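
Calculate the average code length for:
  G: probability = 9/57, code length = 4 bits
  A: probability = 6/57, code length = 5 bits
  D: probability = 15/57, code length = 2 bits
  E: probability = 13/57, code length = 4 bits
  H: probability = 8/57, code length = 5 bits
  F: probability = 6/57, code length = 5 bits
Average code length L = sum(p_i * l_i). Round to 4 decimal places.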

__TASK REQUIREMENTS__
Produce an exact copy of the lines from the one containing "H: probability = 8/57, code length = 5 bits" through the final line of the data, both ends included, and only those.

__EXPECTED OUTPUT__
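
  H: probability = 8/57, code length = 5 bits
  F: probability = 6/57, code length = 5 bits
Average code length L = sum(p_i * l_i). Round to 4 decimal places.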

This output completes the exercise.